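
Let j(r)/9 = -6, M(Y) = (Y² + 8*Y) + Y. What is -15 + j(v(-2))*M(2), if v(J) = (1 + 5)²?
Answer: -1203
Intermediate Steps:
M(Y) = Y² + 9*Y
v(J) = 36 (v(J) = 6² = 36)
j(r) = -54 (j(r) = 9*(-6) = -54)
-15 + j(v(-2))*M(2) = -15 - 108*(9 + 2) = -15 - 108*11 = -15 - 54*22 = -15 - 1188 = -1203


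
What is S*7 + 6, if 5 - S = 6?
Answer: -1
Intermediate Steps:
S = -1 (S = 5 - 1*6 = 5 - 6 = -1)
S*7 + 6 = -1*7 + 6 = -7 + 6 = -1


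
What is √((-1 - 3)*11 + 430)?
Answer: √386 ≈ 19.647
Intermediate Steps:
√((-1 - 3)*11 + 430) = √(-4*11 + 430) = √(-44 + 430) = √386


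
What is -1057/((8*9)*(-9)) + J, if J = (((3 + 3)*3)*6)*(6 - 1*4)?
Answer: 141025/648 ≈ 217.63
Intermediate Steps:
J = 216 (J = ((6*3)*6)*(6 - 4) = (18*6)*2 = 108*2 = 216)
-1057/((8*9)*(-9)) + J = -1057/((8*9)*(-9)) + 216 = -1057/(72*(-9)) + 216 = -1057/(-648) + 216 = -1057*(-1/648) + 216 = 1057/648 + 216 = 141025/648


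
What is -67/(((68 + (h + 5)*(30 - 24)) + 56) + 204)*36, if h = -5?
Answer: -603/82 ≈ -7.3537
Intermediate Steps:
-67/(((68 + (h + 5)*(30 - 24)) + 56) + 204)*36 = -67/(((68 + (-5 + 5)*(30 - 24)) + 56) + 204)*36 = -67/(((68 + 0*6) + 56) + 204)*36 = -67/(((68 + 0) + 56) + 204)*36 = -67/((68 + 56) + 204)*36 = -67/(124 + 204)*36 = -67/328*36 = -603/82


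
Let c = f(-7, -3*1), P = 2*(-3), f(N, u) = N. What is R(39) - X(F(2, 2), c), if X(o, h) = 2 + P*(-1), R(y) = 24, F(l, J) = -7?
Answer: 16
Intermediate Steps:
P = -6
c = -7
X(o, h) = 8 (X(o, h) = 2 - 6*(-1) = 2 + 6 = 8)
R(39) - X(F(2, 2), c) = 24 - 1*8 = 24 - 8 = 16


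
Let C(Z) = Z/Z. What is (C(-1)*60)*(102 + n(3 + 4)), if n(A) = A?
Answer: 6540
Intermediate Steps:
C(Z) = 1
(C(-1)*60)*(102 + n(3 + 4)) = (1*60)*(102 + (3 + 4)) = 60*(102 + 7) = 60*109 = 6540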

|---|

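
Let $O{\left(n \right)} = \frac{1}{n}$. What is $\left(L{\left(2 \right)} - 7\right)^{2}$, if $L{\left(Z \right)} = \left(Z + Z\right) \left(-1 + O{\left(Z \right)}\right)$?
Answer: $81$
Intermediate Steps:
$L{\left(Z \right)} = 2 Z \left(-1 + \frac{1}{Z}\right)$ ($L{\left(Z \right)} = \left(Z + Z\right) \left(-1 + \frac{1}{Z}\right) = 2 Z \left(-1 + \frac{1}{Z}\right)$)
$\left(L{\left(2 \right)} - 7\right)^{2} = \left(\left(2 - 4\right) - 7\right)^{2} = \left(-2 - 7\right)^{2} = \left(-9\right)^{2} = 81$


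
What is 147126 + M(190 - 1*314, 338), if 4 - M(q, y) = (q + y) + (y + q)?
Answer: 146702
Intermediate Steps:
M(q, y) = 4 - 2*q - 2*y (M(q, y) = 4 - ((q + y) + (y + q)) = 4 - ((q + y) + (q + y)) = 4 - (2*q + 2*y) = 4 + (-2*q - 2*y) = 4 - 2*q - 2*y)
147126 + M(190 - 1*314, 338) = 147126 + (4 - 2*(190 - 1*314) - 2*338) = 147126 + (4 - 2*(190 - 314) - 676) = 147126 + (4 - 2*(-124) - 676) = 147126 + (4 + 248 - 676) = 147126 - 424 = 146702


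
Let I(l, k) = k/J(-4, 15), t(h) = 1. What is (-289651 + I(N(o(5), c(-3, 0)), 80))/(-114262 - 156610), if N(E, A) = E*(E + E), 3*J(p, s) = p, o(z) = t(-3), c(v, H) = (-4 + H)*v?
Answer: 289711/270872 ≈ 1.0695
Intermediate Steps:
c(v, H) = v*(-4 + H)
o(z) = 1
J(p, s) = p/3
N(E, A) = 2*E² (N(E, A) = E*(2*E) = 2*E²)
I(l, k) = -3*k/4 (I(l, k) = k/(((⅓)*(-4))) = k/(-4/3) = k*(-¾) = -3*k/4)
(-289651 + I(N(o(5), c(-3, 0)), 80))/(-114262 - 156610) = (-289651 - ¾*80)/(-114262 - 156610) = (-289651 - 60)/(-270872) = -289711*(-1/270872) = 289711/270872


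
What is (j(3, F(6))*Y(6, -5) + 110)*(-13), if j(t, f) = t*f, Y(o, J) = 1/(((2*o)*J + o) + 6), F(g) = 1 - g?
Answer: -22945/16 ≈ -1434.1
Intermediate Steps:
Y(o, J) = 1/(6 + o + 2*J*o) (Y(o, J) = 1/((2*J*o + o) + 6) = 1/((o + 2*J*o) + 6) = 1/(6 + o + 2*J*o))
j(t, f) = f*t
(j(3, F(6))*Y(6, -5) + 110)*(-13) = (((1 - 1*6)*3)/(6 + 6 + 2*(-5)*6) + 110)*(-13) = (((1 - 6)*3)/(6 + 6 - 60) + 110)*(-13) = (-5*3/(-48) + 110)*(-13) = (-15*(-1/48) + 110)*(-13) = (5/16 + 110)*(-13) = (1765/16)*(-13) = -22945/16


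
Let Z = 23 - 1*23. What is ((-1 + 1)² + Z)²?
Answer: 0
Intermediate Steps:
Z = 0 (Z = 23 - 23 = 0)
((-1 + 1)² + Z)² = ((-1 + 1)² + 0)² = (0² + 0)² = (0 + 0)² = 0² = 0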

|---|

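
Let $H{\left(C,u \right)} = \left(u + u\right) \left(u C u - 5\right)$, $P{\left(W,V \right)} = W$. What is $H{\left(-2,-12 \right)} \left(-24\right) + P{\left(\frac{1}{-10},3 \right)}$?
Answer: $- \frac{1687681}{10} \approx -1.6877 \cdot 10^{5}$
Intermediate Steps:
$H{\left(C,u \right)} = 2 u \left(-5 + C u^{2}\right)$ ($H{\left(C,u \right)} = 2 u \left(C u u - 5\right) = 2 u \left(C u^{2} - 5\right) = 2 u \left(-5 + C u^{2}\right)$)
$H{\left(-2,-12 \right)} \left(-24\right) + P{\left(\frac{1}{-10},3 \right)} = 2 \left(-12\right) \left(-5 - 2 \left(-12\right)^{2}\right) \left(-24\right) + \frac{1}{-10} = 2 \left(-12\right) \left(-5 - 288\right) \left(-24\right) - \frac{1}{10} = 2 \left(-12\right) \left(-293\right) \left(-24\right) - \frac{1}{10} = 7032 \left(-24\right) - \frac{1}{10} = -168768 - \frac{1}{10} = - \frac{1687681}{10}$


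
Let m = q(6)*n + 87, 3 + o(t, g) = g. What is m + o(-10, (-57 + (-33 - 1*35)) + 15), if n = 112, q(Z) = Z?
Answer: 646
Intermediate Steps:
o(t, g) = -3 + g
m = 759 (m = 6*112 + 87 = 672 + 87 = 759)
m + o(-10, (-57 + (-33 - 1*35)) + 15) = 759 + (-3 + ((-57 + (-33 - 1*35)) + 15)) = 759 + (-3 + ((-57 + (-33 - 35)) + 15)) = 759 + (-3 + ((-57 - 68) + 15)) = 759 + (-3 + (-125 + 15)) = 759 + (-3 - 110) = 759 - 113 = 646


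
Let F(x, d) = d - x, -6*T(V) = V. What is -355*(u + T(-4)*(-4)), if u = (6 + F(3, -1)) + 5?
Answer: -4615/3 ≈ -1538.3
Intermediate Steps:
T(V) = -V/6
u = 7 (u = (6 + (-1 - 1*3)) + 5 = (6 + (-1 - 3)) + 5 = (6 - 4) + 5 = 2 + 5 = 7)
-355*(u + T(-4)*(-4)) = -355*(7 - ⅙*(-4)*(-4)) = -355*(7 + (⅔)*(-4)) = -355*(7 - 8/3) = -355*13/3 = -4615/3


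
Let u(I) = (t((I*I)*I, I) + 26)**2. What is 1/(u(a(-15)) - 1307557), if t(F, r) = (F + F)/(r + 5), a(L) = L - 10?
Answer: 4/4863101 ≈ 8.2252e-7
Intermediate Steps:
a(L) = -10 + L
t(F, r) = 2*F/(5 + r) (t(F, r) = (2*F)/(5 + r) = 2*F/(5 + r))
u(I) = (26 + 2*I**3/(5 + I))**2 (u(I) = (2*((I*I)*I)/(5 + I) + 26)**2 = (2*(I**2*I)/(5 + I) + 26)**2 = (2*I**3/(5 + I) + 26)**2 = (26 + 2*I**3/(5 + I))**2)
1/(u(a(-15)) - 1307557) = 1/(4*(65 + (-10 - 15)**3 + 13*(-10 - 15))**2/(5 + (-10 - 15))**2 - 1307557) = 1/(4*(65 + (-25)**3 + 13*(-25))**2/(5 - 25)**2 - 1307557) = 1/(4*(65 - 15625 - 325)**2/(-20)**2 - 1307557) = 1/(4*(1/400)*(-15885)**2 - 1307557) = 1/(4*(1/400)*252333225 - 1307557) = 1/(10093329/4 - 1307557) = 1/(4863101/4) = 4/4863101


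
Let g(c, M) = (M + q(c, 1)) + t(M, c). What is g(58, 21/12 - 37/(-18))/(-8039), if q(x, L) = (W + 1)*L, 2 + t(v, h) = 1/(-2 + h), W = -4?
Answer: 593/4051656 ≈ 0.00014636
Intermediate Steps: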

|---|

■ Aim of the task: Taking the entries above, write out exactly the lines starting with the line containing "Answer: 4/4863101 ≈ 8.2252e-7" and going on through the line containing "Answer: 593/4051656 ≈ 0.00014636", both included, and nothing else.

■ Answer to this problem:
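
Answer: 4/4863101 ≈ 8.2252e-7
Intermediate Steps:
a(L) = -10 + L
t(F, r) = 2*F/(5 + r) (t(F, r) = (2*F)/(5 + r) = 2*F/(5 + r))
u(I) = (26 + 2*I**3/(5 + I))**2 (u(I) = (2*((I*I)*I)/(5 + I) + 26)**2 = (2*(I**2*I)/(5 + I) + 26)**2 = (2*I**3/(5 + I) + 26)**2 = (26 + 2*I**3/(5 + I))**2)
1/(u(a(-15)) - 1307557) = 1/(4*(65 + (-10 - 15)**3 + 13*(-10 - 15))**2/(5 + (-10 - 15))**2 - 1307557) = 1/(4*(65 + (-25)**3 + 13*(-25))**2/(5 - 25)**2 - 1307557) = 1/(4*(65 - 15625 - 325)**2/(-20)**2 - 1307557) = 1/(4*(1/400)*(-15885)**2 - 1307557) = 1/(4*(1/400)*252333225 - 1307557) = 1/(10093329/4 - 1307557) = 1/(4863101/4) = 4/4863101


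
Let g(c, M) = (M + q(c, 1)) + t(M, c). What is g(58, 21/12 - 37/(-18))/(-8039), if q(x, L) = (W + 1)*L, 2 + t(v, h) = 1/(-2 + h), W = -4?
Answer: 593/4051656 ≈ 0.00014636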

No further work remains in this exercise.